- **Your assignment**: Type the entries again, word for word.

- **Provided entries**:
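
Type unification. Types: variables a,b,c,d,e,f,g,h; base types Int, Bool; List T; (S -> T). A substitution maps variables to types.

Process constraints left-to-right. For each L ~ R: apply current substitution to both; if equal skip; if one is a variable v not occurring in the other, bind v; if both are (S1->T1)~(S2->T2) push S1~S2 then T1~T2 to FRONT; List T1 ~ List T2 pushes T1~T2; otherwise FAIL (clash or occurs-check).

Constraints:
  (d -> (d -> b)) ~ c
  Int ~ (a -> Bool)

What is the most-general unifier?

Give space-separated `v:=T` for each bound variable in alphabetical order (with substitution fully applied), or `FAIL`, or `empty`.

step 1: unify (d -> (d -> b)) ~ c  [subst: {-} | 1 pending]
  bind c := (d -> (d -> b))
step 2: unify Int ~ (a -> Bool)  [subst: {c:=(d -> (d -> b))} | 0 pending]
  clash: Int vs (a -> Bool)

Answer: FAIL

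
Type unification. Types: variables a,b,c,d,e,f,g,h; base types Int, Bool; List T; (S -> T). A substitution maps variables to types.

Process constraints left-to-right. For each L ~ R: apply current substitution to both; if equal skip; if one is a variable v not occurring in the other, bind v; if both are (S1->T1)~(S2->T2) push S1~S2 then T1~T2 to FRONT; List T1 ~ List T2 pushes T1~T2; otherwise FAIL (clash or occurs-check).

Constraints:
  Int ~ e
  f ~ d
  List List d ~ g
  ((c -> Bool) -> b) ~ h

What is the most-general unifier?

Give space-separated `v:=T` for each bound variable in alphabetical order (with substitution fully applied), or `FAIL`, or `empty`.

Answer: e:=Int f:=d g:=List List d h:=((c -> Bool) -> b)

Derivation:
step 1: unify Int ~ e  [subst: {-} | 3 pending]
  bind e := Int
step 2: unify f ~ d  [subst: {e:=Int} | 2 pending]
  bind f := d
step 3: unify List List d ~ g  [subst: {e:=Int, f:=d} | 1 pending]
  bind g := List List d
step 4: unify ((c -> Bool) -> b) ~ h  [subst: {e:=Int, f:=d, g:=List List d} | 0 pending]
  bind h := ((c -> Bool) -> b)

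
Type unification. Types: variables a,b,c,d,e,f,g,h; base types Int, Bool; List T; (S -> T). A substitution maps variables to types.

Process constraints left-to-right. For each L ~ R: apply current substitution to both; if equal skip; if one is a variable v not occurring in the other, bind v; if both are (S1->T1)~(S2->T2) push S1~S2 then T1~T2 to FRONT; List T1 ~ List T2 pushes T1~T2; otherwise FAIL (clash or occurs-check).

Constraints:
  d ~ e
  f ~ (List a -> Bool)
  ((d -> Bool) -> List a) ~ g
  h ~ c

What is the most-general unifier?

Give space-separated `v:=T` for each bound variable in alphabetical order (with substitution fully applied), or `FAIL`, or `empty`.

Answer: d:=e f:=(List a -> Bool) g:=((e -> Bool) -> List a) h:=c

Derivation:
step 1: unify d ~ e  [subst: {-} | 3 pending]
  bind d := e
step 2: unify f ~ (List a -> Bool)  [subst: {d:=e} | 2 pending]
  bind f := (List a -> Bool)
step 3: unify ((e -> Bool) -> List a) ~ g  [subst: {d:=e, f:=(List a -> Bool)} | 1 pending]
  bind g := ((e -> Bool) -> List a)
step 4: unify h ~ c  [subst: {d:=e, f:=(List a -> Bool), g:=((e -> Bool) -> List a)} | 0 pending]
  bind h := c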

- **Exercise answer**:
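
Type unification. Types: variables a,b,c,d,e,f,g,h; base types Int, Bool; List T; (S -> T). A substitution maps variables to types.

Process constraints left-to-right. For each L ~ R: apply current substitution to both; if equal skip; if one is a variable v not occurring in the other, bind v; if both are (S1->T1)~(S2->T2) push S1~S2 then T1~T2 to FRONT; List T1 ~ List T2 pushes T1~T2; otherwise FAIL (clash or occurs-check).

Constraints:
  (d -> (d -> b)) ~ c
  Int ~ (a -> Bool)

What is the most-general unifier?

Give space-separated `v:=T` for each bound variable in alphabetical order (with substitution fully applied), or `FAIL`, or `empty`.

step 1: unify (d -> (d -> b)) ~ c  [subst: {-} | 1 pending]
  bind c := (d -> (d -> b))
step 2: unify Int ~ (a -> Bool)  [subst: {c:=(d -> (d -> b))} | 0 pending]
  clash: Int vs (a -> Bool)

Answer: FAIL

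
Type unification. Types: variables a,b,c,d,e,f,g,h; base types Int, Bool; List T; (S -> T). A substitution maps variables to types.

Process constraints left-to-right. For each L ~ R: apply current substitution to both; if equal skip; if one is a variable v not occurring in the other, bind v; if both are (S1->T1)~(S2->T2) push S1~S2 then T1~T2 to FRONT; List T1 ~ List T2 pushes T1~T2; otherwise FAIL (clash or occurs-check).

Constraints:
  Int ~ e
  f ~ d
  List List d ~ g
  ((c -> Bool) -> b) ~ h

What is the most-general unifier?

Give space-separated `v:=T` for each bound variable in alphabetical order (with substitution fully applied), or `FAIL`, or `empty`.

Answer: e:=Int f:=d g:=List List d h:=((c -> Bool) -> b)

Derivation:
step 1: unify Int ~ e  [subst: {-} | 3 pending]
  bind e := Int
step 2: unify f ~ d  [subst: {e:=Int} | 2 pending]
  bind f := d
step 3: unify List List d ~ g  [subst: {e:=Int, f:=d} | 1 pending]
  bind g := List List d
step 4: unify ((c -> Bool) -> b) ~ h  [subst: {e:=Int, f:=d, g:=List List d} | 0 pending]
  bind h := ((c -> Bool) -> b)

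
Type unification. Types: variables a,b,c,d,e,f,g,h; base types Int, Bool; List T; (S -> T). A substitution maps variables to types.

Process constraints left-to-right. For each L ~ R: apply current substitution to both; if equal skip; if one is a variable v not occurring in the other, bind v; if both are (S1->T1)~(S2->T2) push S1~S2 then T1~T2 to FRONT; List T1 ~ List T2 pushes T1~T2; otherwise FAIL (clash or occurs-check).

Constraints:
  d ~ e
  f ~ (List a -> Bool)
  ((d -> Bool) -> List a) ~ g
  h ~ c

What is the most-general unifier?

Give space-separated `v:=T` for each bound variable in alphabetical order (with substitution fully applied), or `FAIL`, or `empty`.

Answer: d:=e f:=(List a -> Bool) g:=((e -> Bool) -> List a) h:=c

Derivation:
step 1: unify d ~ e  [subst: {-} | 3 pending]
  bind d := e
step 2: unify f ~ (List a -> Bool)  [subst: {d:=e} | 2 pending]
  bind f := (List a -> Bool)
step 3: unify ((e -> Bool) -> List a) ~ g  [subst: {d:=e, f:=(List a -> Bool)} | 1 pending]
  bind g := ((e -> Bool) -> List a)
step 4: unify h ~ c  [subst: {d:=e, f:=(List a -> Bool), g:=((e -> Bool) -> List a)} | 0 pending]
  bind h := c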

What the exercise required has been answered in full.